Your objective: Repeat the first line of the listing and each line after it, exactly, through the line containing "Use M(O2) = 32.00 g/mol, R = 62.36".

*** Supplied material ***

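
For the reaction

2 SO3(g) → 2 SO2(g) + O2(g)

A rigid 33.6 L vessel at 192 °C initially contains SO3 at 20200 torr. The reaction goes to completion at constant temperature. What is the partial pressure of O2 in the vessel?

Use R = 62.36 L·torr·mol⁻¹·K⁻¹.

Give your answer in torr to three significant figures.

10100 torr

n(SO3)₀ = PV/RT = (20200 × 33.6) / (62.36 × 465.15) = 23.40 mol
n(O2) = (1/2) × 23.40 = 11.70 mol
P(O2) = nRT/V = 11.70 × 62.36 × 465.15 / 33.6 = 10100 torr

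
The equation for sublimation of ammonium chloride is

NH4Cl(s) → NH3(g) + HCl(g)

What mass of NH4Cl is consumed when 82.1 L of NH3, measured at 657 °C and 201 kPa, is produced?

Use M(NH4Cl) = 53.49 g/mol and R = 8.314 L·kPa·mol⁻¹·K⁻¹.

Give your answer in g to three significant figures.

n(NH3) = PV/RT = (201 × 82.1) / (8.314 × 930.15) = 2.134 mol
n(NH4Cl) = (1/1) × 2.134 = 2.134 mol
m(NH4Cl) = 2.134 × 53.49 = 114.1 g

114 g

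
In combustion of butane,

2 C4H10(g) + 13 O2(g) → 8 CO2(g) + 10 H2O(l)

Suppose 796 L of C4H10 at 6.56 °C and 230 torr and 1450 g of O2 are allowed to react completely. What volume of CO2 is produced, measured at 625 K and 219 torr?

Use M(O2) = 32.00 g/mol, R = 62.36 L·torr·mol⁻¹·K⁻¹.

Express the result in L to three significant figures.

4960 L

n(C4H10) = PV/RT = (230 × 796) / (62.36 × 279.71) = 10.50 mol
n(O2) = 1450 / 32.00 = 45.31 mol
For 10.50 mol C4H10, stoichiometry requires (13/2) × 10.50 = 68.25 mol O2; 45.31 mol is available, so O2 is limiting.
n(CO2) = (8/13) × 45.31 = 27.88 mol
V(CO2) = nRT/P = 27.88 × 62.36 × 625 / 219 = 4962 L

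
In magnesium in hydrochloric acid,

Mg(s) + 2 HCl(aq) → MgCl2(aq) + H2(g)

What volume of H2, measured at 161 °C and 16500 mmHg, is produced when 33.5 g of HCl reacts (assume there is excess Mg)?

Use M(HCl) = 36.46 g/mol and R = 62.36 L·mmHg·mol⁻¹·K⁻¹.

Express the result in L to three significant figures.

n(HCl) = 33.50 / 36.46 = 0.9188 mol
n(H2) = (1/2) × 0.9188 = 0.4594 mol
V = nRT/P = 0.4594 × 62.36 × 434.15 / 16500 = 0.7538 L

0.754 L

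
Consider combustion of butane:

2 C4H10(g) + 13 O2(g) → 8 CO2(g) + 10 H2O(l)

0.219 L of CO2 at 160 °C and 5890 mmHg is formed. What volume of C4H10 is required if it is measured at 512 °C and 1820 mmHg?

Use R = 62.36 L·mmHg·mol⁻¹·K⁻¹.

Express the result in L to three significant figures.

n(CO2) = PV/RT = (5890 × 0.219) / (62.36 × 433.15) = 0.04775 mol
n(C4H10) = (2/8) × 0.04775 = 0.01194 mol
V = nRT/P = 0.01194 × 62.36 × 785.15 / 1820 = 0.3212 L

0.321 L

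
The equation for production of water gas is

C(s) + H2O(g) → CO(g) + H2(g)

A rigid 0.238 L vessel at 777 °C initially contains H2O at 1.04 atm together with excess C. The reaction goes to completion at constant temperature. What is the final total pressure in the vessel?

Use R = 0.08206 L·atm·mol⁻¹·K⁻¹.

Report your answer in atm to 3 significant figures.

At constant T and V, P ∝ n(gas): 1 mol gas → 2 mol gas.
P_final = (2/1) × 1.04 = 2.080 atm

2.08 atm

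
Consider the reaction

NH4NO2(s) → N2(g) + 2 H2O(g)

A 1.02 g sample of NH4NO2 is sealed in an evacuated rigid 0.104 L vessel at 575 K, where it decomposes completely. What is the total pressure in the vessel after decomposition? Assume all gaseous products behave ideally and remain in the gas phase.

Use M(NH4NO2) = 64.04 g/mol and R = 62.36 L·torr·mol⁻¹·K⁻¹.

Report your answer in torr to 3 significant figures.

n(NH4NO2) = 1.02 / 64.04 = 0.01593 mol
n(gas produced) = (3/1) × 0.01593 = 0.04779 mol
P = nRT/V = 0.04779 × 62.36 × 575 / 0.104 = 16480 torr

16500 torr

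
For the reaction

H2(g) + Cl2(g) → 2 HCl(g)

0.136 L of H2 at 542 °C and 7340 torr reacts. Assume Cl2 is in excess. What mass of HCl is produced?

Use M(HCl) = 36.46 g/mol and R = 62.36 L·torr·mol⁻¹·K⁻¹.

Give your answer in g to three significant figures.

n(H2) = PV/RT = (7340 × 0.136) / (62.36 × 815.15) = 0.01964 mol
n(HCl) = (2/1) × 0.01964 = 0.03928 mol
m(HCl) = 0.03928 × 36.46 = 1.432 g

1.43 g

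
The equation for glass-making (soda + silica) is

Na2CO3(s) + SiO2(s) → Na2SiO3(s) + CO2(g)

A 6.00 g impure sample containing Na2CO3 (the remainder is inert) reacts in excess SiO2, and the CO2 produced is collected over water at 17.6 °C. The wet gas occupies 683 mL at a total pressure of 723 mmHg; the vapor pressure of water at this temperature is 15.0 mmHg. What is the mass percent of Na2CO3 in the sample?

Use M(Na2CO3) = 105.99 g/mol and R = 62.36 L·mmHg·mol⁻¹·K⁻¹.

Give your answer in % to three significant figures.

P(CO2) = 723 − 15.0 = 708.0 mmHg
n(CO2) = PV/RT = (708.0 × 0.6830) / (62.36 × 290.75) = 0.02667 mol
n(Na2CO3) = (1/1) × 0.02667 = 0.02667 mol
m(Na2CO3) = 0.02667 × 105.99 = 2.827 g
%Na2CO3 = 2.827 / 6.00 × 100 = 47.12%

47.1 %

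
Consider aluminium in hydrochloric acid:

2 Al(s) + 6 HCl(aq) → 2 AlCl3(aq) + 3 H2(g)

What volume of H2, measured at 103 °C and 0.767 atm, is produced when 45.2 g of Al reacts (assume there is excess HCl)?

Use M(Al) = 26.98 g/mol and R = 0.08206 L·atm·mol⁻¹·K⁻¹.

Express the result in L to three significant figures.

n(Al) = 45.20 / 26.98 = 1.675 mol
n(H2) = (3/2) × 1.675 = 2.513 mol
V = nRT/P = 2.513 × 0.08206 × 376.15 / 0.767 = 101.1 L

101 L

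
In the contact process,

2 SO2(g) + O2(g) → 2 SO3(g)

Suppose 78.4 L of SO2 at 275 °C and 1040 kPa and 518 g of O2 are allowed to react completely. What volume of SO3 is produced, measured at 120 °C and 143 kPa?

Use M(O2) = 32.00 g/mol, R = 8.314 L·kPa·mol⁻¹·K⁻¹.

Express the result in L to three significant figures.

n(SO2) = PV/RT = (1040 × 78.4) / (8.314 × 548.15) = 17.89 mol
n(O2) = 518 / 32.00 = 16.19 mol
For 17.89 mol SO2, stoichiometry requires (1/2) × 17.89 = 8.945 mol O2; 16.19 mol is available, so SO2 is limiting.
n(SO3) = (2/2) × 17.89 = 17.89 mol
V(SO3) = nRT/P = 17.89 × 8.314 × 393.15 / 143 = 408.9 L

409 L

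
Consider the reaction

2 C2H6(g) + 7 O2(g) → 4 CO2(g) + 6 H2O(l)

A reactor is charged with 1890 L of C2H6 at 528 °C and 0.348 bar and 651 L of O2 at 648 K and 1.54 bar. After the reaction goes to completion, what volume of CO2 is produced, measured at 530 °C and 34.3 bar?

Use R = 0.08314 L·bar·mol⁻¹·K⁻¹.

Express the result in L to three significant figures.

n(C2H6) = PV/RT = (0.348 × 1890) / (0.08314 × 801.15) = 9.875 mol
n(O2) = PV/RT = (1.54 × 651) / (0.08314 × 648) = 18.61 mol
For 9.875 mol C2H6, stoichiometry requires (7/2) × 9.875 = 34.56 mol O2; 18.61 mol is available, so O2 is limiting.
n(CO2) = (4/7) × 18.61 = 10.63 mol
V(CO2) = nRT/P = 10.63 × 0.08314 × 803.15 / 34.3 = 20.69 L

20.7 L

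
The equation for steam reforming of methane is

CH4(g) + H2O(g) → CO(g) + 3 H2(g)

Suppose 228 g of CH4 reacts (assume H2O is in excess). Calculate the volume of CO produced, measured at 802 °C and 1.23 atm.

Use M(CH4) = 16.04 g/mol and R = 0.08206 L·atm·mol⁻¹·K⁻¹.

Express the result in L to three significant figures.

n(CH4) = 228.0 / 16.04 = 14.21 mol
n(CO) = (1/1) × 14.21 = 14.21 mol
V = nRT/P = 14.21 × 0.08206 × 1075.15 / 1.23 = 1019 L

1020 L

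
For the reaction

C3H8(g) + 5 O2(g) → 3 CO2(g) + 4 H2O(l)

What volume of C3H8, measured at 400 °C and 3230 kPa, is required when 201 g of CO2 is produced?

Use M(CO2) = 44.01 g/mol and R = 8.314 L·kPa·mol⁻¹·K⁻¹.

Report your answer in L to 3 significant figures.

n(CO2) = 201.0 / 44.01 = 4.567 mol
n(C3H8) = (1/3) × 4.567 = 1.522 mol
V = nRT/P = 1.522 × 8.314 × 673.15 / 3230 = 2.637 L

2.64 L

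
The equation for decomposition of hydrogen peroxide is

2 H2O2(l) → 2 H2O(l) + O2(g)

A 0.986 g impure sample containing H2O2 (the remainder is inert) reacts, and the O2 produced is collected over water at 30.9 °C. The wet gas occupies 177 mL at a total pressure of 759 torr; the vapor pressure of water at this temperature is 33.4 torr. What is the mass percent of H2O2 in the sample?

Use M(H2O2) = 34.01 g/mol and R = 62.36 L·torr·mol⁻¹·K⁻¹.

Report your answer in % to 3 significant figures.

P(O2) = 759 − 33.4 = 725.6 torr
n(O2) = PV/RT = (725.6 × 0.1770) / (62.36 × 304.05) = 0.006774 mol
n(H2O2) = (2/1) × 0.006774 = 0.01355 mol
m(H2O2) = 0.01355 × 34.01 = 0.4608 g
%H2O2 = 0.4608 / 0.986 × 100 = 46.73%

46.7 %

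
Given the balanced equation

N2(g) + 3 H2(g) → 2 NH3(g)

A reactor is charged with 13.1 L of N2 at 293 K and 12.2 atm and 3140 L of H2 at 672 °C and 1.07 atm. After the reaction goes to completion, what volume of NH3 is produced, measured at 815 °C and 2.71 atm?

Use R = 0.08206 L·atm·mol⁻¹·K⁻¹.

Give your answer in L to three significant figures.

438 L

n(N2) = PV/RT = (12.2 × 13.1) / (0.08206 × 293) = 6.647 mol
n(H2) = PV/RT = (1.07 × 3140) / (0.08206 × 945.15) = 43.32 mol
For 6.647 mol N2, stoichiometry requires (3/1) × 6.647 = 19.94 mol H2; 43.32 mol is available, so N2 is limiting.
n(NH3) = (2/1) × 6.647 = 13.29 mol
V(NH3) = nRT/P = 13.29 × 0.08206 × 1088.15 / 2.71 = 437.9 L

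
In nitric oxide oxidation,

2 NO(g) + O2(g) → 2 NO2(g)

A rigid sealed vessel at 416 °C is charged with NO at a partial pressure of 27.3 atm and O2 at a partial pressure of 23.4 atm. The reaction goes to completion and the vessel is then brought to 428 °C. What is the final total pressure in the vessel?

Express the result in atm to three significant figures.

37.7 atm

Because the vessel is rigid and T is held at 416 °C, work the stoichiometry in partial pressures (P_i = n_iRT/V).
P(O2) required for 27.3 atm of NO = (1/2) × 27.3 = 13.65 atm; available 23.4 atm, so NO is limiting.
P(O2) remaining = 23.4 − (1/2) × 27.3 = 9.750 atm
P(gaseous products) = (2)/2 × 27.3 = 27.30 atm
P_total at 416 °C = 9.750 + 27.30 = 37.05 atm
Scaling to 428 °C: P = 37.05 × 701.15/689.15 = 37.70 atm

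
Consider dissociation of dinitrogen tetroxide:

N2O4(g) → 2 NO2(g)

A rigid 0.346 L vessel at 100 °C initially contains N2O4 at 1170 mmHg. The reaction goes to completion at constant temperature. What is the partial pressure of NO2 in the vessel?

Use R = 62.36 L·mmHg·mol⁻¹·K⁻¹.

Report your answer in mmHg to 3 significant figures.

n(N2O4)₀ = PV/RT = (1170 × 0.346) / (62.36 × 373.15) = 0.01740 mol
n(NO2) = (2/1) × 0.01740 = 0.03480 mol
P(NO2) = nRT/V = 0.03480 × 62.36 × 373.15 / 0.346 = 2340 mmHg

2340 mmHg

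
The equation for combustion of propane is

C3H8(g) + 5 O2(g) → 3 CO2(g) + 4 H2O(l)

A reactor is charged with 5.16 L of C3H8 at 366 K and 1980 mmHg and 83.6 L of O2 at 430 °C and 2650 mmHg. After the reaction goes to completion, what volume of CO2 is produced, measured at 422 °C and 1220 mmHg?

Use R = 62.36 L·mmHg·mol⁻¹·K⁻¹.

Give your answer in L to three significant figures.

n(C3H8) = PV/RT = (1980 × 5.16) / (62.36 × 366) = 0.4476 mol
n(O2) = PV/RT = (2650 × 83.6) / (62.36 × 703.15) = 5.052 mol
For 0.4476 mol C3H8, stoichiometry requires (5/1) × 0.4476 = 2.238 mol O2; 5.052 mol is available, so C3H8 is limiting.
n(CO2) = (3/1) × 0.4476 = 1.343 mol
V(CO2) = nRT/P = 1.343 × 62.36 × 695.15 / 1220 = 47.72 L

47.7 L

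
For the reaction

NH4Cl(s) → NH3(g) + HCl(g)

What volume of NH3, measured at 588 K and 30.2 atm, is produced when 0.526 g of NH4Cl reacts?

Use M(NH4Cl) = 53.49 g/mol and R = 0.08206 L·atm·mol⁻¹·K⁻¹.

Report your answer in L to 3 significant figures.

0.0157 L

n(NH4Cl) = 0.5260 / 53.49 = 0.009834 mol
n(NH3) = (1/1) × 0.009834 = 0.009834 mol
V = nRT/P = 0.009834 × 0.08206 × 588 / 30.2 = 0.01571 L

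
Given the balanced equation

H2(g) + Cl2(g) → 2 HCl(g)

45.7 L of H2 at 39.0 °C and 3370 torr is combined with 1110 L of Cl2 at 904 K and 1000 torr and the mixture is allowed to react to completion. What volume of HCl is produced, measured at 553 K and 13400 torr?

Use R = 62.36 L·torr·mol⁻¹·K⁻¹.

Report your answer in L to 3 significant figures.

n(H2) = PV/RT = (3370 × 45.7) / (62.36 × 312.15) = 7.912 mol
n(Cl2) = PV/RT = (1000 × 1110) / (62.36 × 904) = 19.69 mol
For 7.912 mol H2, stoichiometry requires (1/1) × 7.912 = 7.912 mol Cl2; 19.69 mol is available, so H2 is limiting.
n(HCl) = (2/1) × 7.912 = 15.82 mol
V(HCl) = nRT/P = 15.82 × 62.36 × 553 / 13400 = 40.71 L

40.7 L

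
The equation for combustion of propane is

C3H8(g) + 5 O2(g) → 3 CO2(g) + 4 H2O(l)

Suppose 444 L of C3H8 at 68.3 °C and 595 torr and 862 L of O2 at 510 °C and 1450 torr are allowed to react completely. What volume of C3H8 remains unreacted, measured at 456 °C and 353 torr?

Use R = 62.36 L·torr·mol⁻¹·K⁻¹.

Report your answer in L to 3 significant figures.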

*** End of Supplied material ***

Reply:
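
For the reaction

2 SO3(g) → 2 SO2(g) + O2(g)

A rigid 33.6 L vessel at 192 °C initially contains SO3 at 20200 torr. The reaction goes to completion at constant temperature. What is the partial pressure of O2 in the vessel?

Use R = 62.36 L·torr·mol⁻¹·K⁻¹.

Give your answer in torr to three significant figures.

10100 torr

n(SO3)₀ = PV/RT = (20200 × 33.6) / (62.36 × 465.15) = 23.40 mol
n(O2) = (1/2) × 23.40 = 11.70 mol
P(O2) = nRT/V = 11.70 × 62.36 × 465.15 / 33.6 = 10100 torr

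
The equation for sublimation of ammonium chloride is

NH4Cl(s) → NH3(g) + HCl(g)

What mass of NH4Cl is consumed when 82.1 L of NH3, measured at 657 °C and 201 kPa, is produced?

Use M(NH4Cl) = 53.49 g/mol and R = 8.314 L·kPa·mol⁻¹·K⁻¹.

Give your answer in g to three significant figures.

n(NH3) = PV/RT = (201 × 82.1) / (8.314 × 930.15) = 2.134 mol
n(NH4Cl) = (1/1) × 2.134 = 2.134 mol
m(NH4Cl) = 2.134 × 53.49 = 114.1 g

114 g

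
In combustion of butane,

2 C4H10(g) + 13 O2(g) → 8 CO2(g) + 10 H2O(l)

Suppose 796 L of C4H10 at 6.56 °C and 230 torr and 1450 g of O2 are allowed to react completely. What volume of CO2 is produced, measured at 625 K and 219 torr?

Use M(O2) = 32.00 g/mol, R = 62.36 L·torr·mol⁻¹·K⁻¹.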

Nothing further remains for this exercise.